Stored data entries
══════
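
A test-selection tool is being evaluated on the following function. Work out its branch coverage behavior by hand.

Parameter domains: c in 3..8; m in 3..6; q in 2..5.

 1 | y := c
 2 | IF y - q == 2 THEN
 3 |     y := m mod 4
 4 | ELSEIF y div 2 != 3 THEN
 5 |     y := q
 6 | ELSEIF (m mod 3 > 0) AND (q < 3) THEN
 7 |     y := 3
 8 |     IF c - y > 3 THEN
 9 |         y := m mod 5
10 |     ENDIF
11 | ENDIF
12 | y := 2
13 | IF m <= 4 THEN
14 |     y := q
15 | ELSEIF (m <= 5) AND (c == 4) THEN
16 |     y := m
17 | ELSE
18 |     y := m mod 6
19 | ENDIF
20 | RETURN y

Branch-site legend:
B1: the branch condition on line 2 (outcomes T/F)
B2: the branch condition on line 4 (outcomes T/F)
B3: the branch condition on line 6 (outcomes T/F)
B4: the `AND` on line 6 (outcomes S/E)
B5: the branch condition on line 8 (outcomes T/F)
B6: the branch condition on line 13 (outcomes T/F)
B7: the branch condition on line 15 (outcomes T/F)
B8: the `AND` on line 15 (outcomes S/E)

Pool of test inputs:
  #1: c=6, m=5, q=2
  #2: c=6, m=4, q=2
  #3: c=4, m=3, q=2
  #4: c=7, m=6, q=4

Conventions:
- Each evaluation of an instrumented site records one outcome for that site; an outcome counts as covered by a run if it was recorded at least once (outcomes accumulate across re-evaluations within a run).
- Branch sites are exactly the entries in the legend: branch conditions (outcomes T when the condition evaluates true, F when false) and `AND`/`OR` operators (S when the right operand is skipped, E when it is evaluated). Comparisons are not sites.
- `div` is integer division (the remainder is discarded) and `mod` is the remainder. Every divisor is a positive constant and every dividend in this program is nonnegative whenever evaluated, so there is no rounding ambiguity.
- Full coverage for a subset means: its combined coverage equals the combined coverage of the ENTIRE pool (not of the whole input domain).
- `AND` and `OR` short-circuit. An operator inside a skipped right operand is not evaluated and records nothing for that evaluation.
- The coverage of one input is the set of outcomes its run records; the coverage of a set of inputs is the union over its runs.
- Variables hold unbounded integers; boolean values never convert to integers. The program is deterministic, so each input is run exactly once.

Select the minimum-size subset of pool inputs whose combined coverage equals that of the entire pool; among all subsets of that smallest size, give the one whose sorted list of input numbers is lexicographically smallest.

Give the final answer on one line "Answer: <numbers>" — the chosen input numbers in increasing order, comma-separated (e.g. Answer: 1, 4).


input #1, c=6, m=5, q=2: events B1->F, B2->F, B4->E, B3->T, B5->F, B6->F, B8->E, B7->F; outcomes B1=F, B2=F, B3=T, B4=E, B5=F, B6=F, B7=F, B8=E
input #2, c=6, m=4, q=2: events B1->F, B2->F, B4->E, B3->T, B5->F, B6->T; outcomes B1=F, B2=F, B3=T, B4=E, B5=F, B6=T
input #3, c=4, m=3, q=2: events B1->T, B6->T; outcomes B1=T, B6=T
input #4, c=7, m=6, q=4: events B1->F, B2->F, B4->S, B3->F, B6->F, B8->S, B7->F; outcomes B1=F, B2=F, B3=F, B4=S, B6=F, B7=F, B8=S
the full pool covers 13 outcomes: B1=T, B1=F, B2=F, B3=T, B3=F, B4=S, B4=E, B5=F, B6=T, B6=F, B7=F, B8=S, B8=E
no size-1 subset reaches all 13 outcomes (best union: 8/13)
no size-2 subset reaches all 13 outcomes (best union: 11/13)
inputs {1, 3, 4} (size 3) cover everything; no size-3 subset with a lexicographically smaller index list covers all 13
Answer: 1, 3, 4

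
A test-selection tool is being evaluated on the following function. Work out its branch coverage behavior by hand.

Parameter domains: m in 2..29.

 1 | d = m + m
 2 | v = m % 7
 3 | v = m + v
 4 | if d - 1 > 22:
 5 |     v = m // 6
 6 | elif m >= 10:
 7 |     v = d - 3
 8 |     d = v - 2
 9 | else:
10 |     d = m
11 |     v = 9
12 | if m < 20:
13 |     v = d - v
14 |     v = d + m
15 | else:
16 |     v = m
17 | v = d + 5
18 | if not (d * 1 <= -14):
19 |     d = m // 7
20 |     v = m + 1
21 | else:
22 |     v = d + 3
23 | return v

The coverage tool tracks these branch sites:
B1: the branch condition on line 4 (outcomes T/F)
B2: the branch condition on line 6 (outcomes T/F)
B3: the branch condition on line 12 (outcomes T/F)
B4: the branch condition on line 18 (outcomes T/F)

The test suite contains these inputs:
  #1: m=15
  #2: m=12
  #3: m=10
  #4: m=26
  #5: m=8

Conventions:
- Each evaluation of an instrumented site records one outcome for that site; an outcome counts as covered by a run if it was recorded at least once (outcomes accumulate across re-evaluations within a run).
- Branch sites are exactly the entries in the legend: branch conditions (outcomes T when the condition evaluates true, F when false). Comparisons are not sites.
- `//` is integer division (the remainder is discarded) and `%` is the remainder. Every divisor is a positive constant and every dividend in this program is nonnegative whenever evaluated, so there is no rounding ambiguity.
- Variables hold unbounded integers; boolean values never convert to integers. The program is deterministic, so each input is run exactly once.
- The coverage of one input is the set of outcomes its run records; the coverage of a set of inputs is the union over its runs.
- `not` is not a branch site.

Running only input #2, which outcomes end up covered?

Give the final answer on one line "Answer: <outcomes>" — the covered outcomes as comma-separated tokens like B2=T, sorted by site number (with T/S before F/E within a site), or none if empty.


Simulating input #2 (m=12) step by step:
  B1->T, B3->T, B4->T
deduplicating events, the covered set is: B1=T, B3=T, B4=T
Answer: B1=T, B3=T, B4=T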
══════
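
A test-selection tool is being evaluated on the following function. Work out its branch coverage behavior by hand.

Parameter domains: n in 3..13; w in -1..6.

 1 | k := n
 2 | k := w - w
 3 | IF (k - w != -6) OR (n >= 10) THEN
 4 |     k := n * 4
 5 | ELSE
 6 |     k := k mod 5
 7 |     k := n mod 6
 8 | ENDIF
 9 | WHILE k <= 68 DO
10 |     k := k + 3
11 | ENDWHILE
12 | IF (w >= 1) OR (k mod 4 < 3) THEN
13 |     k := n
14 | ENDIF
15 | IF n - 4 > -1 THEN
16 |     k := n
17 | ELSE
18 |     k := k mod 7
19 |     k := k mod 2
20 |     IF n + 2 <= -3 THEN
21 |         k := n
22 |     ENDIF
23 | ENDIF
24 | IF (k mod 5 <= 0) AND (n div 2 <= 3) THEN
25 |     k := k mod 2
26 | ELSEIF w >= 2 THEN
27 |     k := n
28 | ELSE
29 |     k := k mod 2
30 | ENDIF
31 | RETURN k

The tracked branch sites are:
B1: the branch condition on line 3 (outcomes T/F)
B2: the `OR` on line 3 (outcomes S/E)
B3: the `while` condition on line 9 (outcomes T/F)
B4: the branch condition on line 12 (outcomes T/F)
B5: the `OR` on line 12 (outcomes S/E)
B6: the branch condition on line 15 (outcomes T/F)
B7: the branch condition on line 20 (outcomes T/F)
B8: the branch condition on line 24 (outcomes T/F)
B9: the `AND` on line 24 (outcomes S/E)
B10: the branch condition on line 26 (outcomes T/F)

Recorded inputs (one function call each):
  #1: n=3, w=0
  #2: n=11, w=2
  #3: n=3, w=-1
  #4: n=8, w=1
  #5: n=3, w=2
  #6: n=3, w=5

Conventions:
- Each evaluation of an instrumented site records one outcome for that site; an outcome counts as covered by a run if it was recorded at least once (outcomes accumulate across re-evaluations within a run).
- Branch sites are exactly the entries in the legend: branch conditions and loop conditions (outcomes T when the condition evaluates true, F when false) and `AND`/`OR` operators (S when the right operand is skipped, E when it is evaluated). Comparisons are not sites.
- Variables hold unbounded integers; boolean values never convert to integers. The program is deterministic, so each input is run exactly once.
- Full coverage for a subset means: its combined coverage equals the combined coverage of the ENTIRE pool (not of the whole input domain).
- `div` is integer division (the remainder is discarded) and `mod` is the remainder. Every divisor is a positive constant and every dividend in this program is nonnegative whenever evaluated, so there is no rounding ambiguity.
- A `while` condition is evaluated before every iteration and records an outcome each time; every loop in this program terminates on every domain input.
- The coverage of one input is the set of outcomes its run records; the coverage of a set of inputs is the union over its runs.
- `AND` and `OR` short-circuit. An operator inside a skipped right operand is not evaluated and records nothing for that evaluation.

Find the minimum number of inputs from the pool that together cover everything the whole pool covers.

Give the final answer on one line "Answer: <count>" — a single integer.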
══════
Search the entries above for the string "false". Copy each line in which it appears.

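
- Branch sites are exactly the entries in the legend: branch conditions (outcomes T when the condition evaluates true, F when false) and `AND`/`OR` operators (S when the right operand is skipped, E when it is evaluated). Comparisons are not sites.
- Branch sites are exactly the entries in the legend: branch conditions (outcomes T when the condition evaluates true, F when false). Comparisons are not sites.
- Branch sites are exactly the entries in the legend: branch conditions and loop conditions (outcomes T when the condition evaluates true, F when false) and `AND`/`OR` operators (S when the right operand is skipped, E when it is evaluated). Comparisons are not sites.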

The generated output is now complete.